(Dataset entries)
+===+
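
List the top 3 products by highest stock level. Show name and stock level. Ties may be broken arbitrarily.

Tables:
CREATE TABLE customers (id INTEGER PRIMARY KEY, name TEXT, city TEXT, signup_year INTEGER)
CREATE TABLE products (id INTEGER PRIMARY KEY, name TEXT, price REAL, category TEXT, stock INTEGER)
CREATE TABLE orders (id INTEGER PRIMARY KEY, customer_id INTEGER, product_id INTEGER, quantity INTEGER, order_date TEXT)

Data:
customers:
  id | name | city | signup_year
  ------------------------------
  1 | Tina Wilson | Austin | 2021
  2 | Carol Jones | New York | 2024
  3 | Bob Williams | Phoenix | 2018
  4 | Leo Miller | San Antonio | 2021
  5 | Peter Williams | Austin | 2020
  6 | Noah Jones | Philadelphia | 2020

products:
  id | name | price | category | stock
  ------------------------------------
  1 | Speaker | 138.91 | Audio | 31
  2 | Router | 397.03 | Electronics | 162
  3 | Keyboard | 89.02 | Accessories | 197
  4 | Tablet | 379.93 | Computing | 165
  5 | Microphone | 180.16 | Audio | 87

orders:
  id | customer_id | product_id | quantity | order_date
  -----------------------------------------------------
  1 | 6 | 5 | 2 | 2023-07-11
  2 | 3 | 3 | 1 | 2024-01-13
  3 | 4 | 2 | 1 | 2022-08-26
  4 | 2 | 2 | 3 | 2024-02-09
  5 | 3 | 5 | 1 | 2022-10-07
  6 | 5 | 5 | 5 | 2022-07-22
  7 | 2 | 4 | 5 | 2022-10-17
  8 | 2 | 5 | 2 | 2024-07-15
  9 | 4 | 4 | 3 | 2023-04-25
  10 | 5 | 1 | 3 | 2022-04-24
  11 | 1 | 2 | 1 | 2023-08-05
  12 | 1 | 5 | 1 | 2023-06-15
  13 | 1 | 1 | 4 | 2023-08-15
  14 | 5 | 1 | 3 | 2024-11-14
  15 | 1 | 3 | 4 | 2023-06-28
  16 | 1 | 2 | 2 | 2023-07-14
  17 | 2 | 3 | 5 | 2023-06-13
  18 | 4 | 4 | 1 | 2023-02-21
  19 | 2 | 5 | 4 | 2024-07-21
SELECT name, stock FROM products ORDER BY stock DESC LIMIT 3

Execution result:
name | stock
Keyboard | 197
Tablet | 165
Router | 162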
+===+
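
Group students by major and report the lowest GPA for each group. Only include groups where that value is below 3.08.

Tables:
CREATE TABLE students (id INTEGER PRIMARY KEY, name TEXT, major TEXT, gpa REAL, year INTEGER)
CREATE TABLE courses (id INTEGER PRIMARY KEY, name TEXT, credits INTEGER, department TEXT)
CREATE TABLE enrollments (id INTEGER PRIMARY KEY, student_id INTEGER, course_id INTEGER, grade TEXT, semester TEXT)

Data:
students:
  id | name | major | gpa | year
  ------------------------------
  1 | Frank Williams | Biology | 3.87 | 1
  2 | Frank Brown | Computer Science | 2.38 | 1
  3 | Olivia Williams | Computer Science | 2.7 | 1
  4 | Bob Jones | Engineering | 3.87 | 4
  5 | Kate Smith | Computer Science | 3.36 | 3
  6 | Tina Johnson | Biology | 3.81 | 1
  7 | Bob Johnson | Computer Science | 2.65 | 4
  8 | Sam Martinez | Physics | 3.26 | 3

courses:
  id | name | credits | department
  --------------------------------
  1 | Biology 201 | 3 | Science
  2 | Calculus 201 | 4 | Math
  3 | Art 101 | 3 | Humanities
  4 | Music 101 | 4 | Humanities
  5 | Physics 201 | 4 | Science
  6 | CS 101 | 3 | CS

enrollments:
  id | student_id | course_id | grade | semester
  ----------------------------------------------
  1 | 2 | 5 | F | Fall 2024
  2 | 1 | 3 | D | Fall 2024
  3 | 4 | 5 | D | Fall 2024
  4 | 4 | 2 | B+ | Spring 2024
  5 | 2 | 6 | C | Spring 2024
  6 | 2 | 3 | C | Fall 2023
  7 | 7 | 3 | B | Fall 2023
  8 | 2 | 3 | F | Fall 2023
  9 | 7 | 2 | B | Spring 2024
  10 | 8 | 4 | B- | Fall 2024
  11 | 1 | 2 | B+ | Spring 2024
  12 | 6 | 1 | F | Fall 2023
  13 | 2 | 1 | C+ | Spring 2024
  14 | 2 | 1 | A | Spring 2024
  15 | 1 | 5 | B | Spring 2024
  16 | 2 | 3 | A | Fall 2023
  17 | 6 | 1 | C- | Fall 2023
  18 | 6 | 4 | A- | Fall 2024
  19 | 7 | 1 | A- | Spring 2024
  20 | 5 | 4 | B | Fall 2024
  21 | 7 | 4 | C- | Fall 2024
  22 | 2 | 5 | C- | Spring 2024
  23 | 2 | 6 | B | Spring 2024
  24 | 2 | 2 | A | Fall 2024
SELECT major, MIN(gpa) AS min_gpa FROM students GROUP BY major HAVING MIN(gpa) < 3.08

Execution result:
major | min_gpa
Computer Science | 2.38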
+===+
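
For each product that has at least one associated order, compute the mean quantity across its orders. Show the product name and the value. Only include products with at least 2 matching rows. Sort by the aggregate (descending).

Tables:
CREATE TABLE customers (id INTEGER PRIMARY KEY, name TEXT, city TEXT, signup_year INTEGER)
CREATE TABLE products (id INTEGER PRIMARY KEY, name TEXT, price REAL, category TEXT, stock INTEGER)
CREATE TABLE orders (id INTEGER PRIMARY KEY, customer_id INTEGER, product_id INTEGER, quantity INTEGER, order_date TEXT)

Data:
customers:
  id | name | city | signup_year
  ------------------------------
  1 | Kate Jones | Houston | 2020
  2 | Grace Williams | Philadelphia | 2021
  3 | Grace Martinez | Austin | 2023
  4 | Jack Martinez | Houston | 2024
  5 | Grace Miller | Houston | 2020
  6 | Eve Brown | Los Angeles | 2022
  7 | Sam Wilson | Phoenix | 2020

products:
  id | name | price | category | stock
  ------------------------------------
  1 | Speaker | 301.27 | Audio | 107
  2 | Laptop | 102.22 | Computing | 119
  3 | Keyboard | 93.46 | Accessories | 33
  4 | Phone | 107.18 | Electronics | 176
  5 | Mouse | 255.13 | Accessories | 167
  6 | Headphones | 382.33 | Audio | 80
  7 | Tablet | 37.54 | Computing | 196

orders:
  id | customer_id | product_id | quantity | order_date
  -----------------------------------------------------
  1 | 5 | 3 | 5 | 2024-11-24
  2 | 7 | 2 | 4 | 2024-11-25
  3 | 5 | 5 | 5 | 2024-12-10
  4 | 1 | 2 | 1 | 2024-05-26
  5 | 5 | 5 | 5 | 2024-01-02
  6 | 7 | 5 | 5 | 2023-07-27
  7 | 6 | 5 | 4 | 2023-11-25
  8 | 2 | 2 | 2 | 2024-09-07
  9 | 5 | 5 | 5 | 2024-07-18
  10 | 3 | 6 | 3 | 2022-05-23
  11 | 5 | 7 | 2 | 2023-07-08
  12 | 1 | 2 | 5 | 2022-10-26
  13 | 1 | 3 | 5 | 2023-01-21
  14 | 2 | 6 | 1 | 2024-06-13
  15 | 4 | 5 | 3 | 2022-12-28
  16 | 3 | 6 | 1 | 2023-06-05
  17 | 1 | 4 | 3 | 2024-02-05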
+===+
▶ [WORK INSTRUCTIONS]:
In the entries above, restate word for word the lines between the one holding "6 | Eve Brown | Los Angeles | 2022" and the one holding "17 | 1 | 4 | 3 | 2024-02-05", inclusive, and nothing besides.

▶ [PROBLEM SOLUTION]:
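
  6 | Eve Brown | Los Angeles | 2022
  7 | Sam Wilson | Phoenix | 2020

products:
  id | name | price | category | stock
  ------------------------------------
  1 | Speaker | 301.27 | Audio | 107
  2 | Laptop | 102.22 | Computing | 119
  3 | Keyboard | 93.46 | Accessories | 33
  4 | Phone | 107.18 | Electronics | 176
  5 | Mouse | 255.13 | Accessories | 167
  6 | Headphones | 382.33 | Audio | 80
  7 | Tablet | 37.54 | Computing | 196

orders:
  id | customer_id | product_id | quantity | order_date
  -----------------------------------------------------
  1 | 5 | 3 | 5 | 2024-11-24
  2 | 7 | 2 | 4 | 2024-11-25
  3 | 5 | 5 | 5 | 2024-12-10
  4 | 1 | 2 | 1 | 2024-05-26
  5 | 5 | 5 | 5 | 2024-01-02
  6 | 7 | 5 | 5 | 2023-07-27
  7 | 6 | 5 | 4 | 2023-11-25
  8 | 2 | 2 | 2 | 2024-09-07
  9 | 5 | 5 | 5 | 2024-07-18
  10 | 3 | 6 | 3 | 2022-05-23
  11 | 5 | 7 | 2 | 2023-07-08
  12 | 1 | 2 | 5 | 2022-10-26
  13 | 1 | 3 | 5 | 2023-01-21
  14 | 2 | 6 | 1 | 2024-06-13
  15 | 4 | 5 | 3 | 2022-12-28
  16 | 3 | 6 | 1 | 2023-06-05
  17 | 1 | 4 | 3 | 2024-02-05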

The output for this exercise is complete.